WHAT TO DO:
Where the records below show a line containing "- ψ: a scaling", start copying; end with the line containing "A phenomenon depends on the", and copy it too.

GIVEN ENTRIES:
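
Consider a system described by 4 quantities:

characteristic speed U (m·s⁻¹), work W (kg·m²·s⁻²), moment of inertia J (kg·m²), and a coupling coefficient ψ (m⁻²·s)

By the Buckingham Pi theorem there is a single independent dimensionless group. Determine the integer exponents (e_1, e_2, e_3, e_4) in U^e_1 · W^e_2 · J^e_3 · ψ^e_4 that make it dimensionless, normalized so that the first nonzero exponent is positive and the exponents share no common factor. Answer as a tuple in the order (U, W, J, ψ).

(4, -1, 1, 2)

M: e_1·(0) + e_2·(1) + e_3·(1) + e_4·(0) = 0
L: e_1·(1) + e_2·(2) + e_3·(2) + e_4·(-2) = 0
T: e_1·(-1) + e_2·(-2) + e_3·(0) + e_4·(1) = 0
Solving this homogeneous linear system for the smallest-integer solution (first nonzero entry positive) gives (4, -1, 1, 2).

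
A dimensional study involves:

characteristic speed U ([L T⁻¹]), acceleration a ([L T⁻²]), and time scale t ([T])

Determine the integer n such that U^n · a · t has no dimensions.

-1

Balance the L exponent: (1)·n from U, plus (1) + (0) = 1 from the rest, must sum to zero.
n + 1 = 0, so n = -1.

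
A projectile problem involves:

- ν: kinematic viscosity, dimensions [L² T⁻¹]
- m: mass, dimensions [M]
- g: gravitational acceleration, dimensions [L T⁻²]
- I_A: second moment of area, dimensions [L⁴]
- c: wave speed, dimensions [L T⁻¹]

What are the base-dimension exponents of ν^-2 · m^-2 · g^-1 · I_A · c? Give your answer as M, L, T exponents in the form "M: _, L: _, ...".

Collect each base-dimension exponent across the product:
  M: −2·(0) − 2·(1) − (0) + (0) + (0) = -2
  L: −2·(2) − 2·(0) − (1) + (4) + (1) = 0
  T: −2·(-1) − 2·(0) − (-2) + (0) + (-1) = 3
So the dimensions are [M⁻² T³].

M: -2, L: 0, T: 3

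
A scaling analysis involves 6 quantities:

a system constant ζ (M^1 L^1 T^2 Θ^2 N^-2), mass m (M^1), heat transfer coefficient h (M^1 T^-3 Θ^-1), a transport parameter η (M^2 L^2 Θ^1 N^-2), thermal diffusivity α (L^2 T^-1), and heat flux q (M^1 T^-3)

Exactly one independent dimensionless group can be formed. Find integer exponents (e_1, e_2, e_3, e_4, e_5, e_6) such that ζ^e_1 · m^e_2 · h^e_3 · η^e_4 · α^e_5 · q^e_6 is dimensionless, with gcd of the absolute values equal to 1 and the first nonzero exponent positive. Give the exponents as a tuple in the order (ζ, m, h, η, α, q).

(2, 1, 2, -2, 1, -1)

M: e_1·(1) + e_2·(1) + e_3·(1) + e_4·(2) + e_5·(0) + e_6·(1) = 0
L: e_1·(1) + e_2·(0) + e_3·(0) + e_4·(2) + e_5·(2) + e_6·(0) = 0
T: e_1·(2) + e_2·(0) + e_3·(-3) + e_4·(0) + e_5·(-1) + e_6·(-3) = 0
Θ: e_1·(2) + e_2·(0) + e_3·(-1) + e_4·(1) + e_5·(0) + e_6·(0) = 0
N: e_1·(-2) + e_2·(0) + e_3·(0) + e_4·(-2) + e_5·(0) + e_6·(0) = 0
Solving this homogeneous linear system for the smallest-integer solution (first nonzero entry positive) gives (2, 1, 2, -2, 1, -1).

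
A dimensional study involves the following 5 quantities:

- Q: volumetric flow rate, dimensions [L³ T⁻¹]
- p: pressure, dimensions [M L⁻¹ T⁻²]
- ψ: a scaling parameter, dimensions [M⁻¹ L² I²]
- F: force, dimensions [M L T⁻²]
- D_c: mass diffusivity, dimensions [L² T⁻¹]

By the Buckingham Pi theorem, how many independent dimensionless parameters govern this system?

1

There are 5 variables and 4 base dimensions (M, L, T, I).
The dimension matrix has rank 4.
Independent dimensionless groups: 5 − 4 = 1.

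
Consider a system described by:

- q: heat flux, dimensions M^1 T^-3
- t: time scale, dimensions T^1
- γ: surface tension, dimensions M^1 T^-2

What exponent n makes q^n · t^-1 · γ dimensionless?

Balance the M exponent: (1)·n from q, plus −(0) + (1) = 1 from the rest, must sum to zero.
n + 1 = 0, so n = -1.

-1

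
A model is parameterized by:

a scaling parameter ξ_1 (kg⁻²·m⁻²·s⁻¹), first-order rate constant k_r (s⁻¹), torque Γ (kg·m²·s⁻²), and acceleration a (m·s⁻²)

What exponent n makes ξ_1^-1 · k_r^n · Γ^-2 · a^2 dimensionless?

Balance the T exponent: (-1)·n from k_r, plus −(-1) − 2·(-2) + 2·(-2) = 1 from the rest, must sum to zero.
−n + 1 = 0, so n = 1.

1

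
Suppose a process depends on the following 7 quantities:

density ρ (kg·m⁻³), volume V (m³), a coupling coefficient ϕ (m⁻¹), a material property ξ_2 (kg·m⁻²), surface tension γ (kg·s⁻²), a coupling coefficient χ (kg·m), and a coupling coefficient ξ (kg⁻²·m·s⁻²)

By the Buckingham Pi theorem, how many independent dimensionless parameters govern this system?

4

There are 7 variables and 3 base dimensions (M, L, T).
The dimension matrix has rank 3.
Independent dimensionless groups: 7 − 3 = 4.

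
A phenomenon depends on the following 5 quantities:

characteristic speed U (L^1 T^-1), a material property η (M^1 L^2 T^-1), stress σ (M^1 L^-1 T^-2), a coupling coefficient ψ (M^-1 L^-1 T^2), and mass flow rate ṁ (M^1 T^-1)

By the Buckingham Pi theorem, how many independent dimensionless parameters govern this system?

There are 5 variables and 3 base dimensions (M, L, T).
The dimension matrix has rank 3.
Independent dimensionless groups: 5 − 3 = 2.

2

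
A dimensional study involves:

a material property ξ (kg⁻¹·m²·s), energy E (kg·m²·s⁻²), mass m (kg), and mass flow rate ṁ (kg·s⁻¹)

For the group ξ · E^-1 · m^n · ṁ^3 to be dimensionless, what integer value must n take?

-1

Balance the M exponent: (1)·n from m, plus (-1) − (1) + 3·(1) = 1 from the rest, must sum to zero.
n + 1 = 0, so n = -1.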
--
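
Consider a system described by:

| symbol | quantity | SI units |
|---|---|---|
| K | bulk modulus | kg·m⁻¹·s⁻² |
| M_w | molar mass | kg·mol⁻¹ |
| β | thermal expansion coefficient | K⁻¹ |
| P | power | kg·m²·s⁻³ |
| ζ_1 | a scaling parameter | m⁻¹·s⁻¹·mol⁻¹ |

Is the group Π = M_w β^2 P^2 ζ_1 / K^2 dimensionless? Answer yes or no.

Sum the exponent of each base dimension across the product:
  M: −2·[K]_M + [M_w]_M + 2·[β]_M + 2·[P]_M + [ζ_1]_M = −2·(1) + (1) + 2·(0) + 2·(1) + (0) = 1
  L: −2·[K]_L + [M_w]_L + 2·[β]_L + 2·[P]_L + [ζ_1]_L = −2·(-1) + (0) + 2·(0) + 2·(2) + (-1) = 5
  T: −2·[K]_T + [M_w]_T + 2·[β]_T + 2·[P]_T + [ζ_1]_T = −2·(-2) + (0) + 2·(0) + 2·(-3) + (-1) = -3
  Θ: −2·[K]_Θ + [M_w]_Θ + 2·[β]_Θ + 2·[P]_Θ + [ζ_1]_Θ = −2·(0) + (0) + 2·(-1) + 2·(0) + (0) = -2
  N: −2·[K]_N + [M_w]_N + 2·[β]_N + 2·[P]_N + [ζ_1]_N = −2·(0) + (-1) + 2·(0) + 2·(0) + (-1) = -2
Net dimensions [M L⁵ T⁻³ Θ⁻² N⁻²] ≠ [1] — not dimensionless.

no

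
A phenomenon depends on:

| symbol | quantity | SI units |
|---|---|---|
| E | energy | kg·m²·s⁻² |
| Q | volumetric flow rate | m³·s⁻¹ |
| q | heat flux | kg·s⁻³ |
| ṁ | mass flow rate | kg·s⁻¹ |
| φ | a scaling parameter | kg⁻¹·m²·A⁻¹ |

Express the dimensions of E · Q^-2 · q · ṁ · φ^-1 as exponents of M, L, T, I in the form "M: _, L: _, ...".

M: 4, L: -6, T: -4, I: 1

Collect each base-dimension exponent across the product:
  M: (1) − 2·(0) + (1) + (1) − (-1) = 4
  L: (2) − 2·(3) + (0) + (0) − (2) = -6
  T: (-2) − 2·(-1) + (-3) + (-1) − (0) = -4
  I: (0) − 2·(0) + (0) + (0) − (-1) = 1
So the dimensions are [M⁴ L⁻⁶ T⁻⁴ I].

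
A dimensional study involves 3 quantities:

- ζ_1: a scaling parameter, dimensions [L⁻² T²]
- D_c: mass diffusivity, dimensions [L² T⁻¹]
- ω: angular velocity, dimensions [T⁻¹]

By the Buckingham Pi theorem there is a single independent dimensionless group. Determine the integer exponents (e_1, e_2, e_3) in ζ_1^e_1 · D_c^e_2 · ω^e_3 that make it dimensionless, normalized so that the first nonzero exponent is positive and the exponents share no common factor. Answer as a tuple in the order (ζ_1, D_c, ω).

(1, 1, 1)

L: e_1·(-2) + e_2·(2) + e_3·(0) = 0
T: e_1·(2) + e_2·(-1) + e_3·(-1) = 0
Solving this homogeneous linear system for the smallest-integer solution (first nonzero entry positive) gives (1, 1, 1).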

ANSWER TO THIS EXERCISE:
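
- ψ: a scaling parameter, dimensions [M⁻¹ L² I²]
- F: force, dimensions [M L T⁻²]
- D_c: mass diffusivity, dimensions [L² T⁻¹]

By the Buckingham Pi theorem, how many independent dimensionless parameters govern this system?

1

There are 5 variables and 4 base dimensions (M, L, T, I).
The dimension matrix has rank 4.
Independent dimensionless groups: 5 − 4 = 1.

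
Consider a system described by:

- q: heat flux, dimensions M^1 T^-3
- t: time scale, dimensions T^1
- γ: surface tension, dimensions M^1 T^-2

What exponent n makes q^n · t^-1 · γ dimensionless?

Balance the M exponent: (1)·n from q, plus −(0) + (1) = 1 from the rest, must sum to zero.
n + 1 = 0, so n = -1.

-1

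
A model is parameterized by:

a scaling parameter ξ_1 (kg⁻²·m⁻²·s⁻¹), first-order rate constant k_r (s⁻¹), torque Γ (kg·m²·s⁻²), and acceleration a (m·s⁻²)

What exponent n makes ξ_1^-1 · k_r^n · Γ^-2 · a^2 dimensionless?

Balance the T exponent: (-1)·n from k_r, plus −(-1) − 2·(-2) + 2·(-2) = 1 from the rest, must sum to zero.
−n + 1 = 0, so n = 1.

1

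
Suppose a process depends on the following 7 quantities:

density ρ (kg·m⁻³), volume V (m³), a coupling coefficient ϕ (m⁻¹), a material property ξ_2 (kg·m⁻²), surface tension γ (kg·s⁻²), a coupling coefficient χ (kg·m), and a coupling coefficient ξ (kg⁻²·m·s⁻²)

By the Buckingham Pi theorem, how many independent dimensionless parameters govern this system?

4

There are 7 variables and 3 base dimensions (M, L, T).
The dimension matrix has rank 3.
Independent dimensionless groups: 7 − 3 = 4.

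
A phenomenon depends on the following 5 quantities: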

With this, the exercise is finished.